*** Opening of GIVEN INFORMATION ***

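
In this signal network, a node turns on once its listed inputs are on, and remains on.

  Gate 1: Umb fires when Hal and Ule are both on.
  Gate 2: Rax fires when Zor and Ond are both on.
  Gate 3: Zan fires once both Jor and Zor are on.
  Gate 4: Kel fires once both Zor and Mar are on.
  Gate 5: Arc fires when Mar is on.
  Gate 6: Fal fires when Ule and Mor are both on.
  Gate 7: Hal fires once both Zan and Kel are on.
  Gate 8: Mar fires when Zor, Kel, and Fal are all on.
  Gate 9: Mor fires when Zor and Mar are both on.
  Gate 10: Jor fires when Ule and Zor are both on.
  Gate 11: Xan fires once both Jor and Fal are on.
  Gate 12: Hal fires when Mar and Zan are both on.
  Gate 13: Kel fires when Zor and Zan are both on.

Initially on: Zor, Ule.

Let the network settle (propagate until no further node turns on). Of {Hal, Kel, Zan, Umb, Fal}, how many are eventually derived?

4

Ule and Zor are on, so Jor fires (Gate 10).
Jor and Zor are on, so Zan fires (Gate 3).
Gate 13: Zor and Zan on → Kel on.
Gate 7: Zan and Kel on → Hal on.
Hal and Ule are on, so Umb fires (Gate 1).
Hal: reached.
Kel: reached.
Zan: reached.
Umb: reached.
Fal would need Ule and Mor (Gate 6), but Mor never turns on.
Reached: Hal, Kel, Zan, and Umb — 4 of the 5.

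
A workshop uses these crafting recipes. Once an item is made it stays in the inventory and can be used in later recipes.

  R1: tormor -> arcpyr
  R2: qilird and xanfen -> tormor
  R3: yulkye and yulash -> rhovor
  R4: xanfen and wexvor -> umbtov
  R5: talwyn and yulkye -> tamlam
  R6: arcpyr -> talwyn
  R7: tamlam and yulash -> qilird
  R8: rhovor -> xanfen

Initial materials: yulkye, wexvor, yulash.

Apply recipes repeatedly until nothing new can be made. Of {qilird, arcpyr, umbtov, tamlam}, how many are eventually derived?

Using R3, yulkye and yulash make rhovor.
rhovor -> xanfen (R8).
Using R4, xanfen and wexvor make umbtov.
qilird would need tamlam and yulash (R7), but tamlam is never obtained.
arcpyr would need tormor (R1), but tormor is never obtained.
umbtov: reached.
tamlam would need talwyn and yulkye (R5), but talwyn is never obtained.
Reached: umbtov — 1 of the 4.

1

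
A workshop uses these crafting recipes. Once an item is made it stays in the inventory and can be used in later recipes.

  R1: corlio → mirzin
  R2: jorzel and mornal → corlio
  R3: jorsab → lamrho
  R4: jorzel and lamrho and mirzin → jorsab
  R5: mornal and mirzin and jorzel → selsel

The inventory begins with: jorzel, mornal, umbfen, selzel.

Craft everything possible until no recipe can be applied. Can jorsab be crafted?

jorsab would need jorzel, lamrho, and mirzin (R4), but lamrho is never obtained.

No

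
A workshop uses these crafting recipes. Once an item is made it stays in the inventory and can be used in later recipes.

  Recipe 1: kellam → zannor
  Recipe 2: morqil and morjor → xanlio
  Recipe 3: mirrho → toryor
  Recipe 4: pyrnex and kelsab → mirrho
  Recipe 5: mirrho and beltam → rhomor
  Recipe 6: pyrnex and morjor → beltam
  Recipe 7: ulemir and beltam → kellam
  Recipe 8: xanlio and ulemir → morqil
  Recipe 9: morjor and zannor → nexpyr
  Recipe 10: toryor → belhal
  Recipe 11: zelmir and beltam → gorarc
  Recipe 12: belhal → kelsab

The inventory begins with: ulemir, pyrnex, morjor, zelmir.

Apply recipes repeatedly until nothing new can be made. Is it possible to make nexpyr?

Yes

pyrnex and morjor → beltam (Recipe 6).
ulemir and beltam → kellam (Recipe 7).
Using Recipe 1, kellam makes zannor.
morjor and zannor → nexpyr (Recipe 9).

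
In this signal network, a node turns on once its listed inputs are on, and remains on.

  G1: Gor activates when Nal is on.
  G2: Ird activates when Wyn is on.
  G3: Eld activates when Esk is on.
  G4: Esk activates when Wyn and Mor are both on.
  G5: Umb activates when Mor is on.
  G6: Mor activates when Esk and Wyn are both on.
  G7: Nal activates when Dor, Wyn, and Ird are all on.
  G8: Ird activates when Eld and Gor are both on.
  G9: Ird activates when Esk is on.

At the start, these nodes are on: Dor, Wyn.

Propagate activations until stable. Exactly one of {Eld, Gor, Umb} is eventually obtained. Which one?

Gor

G2: Wyn on → Ird on.
Dor, Wyn, and Ird are on, so Nal activates (G7).
Nal is on, so Gor activates (G1).
Eld would need Esk (G3), but Esk never turns on. Umb would need Mor (G5), but Mor never turns on.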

*** Close of GIVEN INFORMATION ***

**WHAT THE TASK REQUIRES:** The string "morqil" marks the lines to copy; report each of them from the data above.

**ANSWER AREA:**
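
  Recipe 2: morqil and morjor → xanlio
  Recipe 8: xanlio and ulemir → morqil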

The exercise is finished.